- YOUR OBJECTIVE:
Look through the material below. Copy each line that contains the string "Answer".

[DATASET EXTRACT]

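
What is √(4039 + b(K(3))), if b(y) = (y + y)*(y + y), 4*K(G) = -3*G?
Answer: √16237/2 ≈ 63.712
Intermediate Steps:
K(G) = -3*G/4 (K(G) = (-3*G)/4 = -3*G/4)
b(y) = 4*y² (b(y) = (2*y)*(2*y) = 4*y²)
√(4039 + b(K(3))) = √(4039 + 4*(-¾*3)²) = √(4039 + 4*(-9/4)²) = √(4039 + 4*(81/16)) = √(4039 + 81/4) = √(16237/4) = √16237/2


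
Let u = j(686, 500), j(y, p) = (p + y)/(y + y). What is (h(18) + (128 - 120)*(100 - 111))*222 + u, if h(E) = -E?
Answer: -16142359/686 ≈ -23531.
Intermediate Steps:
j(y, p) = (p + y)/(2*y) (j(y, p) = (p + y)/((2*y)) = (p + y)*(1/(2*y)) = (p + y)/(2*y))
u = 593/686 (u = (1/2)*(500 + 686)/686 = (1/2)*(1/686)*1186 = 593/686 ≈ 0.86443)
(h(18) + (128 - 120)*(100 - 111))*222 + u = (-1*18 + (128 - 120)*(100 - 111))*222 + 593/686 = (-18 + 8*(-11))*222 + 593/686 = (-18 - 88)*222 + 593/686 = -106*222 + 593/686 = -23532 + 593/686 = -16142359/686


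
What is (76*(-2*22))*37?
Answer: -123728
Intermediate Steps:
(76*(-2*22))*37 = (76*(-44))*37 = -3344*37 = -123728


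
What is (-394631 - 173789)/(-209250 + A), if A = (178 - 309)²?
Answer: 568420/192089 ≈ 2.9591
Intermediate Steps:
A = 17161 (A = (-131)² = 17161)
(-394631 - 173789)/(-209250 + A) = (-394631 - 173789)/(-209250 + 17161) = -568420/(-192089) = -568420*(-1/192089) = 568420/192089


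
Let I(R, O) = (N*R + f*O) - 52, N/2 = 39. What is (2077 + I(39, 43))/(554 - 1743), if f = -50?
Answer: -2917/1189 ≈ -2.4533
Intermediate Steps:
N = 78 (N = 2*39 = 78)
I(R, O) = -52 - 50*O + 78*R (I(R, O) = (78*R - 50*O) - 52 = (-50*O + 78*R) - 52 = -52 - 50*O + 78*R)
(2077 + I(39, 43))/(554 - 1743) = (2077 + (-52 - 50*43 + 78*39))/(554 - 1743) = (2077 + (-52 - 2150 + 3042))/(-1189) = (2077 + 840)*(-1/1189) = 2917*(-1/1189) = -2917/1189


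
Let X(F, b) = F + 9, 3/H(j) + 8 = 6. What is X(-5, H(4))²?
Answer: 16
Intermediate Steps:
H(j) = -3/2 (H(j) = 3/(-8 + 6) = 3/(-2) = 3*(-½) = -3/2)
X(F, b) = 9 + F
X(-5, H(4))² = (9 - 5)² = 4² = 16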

[/DATASET EXTRACT]
[DATASET EXTRACT]

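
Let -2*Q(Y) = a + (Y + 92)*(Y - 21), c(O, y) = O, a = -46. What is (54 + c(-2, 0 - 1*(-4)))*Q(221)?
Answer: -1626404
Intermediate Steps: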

[/DATASET EXTRACT]
[DATASET EXTRACT]

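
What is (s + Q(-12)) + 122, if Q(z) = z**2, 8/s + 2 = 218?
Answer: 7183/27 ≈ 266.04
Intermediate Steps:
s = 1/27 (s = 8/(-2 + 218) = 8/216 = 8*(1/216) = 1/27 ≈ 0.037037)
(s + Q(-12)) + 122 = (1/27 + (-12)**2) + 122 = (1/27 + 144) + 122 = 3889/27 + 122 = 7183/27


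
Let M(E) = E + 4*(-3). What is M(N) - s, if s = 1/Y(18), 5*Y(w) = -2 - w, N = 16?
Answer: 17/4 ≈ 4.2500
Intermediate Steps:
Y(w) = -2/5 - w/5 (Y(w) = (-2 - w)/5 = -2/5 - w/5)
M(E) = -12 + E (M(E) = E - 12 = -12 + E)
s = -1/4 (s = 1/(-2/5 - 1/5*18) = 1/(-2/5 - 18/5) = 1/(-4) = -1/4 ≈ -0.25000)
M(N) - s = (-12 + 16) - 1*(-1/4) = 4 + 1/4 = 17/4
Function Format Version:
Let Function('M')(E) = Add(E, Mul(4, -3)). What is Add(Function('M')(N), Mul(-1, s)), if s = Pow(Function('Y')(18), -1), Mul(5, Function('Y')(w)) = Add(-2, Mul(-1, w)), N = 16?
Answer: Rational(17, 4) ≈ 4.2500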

[/DATASET EXTRACT]

- SOLUTION TO THIS EXERCISE:
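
Answer: √16237/2 ≈ 63.712
Answer: -16142359/686 ≈ -23531.
Answer: -123728
Answer: 568420/192089 ≈ 2.9591
Answer: -2917/1189 ≈ -2.4533
Answer: 16
Answer: -1626404
Answer: 7183/27 ≈ 266.04
Answer: 17/4 ≈ 4.2500
Answer: Rational(17, 4) ≈ 4.2500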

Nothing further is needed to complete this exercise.